TO DO
Return exactly the line that contains "6. move_right" and all lines beneath it in the entries, through the very last one.

Dataset entries:
• • • •
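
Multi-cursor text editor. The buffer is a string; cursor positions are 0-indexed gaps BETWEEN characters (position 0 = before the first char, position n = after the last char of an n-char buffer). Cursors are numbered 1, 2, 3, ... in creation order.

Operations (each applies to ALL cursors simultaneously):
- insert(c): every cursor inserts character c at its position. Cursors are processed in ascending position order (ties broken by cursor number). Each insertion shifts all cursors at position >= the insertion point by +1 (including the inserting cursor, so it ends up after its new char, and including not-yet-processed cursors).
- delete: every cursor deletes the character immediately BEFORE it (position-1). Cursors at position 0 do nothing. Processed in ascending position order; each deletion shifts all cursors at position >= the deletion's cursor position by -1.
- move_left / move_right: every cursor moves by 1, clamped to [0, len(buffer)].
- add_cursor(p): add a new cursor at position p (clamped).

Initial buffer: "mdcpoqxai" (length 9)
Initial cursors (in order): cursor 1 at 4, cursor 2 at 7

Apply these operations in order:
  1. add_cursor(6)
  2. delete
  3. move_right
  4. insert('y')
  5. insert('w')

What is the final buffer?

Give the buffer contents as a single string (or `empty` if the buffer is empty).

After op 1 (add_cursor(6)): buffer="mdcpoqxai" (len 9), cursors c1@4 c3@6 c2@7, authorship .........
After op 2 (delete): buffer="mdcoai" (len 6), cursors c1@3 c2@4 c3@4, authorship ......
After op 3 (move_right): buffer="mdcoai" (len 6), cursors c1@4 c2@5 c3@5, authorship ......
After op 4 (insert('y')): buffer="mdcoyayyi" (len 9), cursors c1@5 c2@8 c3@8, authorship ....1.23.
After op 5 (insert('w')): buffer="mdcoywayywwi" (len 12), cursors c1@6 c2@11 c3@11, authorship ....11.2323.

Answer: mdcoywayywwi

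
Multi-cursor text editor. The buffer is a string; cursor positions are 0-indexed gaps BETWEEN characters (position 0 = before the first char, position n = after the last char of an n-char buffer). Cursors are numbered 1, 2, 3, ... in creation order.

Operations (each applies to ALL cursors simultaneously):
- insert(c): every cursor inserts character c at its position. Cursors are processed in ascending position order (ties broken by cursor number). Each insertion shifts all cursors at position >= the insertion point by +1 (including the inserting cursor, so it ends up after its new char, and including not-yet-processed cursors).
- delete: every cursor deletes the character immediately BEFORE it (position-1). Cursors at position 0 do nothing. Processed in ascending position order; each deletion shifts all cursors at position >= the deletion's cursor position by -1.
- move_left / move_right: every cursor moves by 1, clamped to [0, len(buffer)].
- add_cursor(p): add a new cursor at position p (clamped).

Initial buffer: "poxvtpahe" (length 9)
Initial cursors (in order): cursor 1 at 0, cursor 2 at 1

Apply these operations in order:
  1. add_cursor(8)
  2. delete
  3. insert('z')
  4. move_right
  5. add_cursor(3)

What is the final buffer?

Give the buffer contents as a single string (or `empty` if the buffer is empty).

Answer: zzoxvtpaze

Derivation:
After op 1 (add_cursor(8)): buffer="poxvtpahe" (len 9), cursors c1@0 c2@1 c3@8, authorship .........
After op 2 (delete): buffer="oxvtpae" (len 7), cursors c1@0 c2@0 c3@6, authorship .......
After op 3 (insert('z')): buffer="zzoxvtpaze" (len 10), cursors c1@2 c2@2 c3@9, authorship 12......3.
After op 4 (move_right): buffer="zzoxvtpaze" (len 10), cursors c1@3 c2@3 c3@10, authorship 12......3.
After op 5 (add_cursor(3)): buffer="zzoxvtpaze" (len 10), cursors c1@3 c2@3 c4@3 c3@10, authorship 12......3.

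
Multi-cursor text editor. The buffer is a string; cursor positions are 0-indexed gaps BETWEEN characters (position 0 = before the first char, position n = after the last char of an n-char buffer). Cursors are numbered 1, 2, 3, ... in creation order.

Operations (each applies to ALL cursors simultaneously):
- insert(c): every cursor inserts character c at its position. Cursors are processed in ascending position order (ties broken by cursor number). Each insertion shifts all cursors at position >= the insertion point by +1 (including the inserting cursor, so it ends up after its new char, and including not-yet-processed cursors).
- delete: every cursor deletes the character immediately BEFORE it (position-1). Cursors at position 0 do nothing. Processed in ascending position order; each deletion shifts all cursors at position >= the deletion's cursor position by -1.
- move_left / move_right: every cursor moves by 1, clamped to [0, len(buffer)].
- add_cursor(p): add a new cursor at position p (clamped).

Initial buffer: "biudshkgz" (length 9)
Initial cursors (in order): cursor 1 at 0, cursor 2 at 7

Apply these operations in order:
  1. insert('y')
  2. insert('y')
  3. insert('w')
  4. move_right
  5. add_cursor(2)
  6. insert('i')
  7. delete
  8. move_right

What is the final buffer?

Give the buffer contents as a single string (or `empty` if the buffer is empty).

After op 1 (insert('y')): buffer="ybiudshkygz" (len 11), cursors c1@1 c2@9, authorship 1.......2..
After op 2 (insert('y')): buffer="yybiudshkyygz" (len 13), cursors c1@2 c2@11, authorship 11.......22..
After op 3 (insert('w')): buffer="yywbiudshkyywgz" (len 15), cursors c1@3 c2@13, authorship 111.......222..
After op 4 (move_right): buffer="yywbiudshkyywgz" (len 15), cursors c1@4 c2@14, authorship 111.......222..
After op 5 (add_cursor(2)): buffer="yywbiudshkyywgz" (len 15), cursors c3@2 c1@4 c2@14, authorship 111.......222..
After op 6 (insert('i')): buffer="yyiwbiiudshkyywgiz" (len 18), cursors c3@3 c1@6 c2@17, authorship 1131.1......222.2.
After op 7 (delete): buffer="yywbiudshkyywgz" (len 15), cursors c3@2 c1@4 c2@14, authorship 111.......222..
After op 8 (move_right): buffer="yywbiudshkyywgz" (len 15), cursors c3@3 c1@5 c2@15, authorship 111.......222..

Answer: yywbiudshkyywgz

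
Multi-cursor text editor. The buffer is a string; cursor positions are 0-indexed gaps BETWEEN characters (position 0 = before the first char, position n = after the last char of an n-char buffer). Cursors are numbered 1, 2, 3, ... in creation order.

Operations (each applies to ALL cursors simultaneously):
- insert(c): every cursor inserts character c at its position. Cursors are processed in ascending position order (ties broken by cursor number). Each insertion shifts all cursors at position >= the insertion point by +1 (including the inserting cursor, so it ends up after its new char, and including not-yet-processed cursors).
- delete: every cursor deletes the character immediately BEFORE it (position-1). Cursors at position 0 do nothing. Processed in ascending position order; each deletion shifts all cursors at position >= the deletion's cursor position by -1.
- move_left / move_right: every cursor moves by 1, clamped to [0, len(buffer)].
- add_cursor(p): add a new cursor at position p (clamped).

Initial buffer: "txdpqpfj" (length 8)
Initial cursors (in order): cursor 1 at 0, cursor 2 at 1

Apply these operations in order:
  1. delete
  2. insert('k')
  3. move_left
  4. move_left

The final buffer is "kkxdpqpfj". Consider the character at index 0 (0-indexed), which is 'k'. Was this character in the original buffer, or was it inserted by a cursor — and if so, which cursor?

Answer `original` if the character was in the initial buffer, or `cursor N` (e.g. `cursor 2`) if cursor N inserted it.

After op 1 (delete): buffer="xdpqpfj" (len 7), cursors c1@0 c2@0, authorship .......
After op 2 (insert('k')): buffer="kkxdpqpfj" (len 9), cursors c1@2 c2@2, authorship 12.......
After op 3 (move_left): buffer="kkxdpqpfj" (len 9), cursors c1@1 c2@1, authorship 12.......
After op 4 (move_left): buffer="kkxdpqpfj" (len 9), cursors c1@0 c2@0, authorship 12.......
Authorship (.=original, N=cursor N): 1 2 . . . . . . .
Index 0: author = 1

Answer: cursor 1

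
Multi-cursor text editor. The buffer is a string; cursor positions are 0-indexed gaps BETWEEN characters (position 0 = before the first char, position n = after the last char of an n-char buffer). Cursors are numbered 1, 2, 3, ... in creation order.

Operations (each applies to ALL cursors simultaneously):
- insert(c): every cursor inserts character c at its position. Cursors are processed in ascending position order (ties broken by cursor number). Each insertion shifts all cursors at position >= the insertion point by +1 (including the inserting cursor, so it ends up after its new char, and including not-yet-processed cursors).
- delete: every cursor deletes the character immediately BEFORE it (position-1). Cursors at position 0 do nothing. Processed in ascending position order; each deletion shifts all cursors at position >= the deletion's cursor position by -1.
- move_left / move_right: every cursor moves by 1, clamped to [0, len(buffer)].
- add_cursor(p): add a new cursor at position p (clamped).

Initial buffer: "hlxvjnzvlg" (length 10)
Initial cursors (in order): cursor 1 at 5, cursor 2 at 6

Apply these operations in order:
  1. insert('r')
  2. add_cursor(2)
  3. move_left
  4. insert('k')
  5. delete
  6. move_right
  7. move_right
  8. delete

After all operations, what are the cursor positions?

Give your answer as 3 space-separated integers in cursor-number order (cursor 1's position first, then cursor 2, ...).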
• • • •
RESULT OF THE EXERCISE
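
  6. move_right
  7. move_right
  8. delete

After all operations, what are the cursor positions?

Give your answer as 3 space-separated integers in cursor-number order (cursor 1's position first, then cursor 2, ...).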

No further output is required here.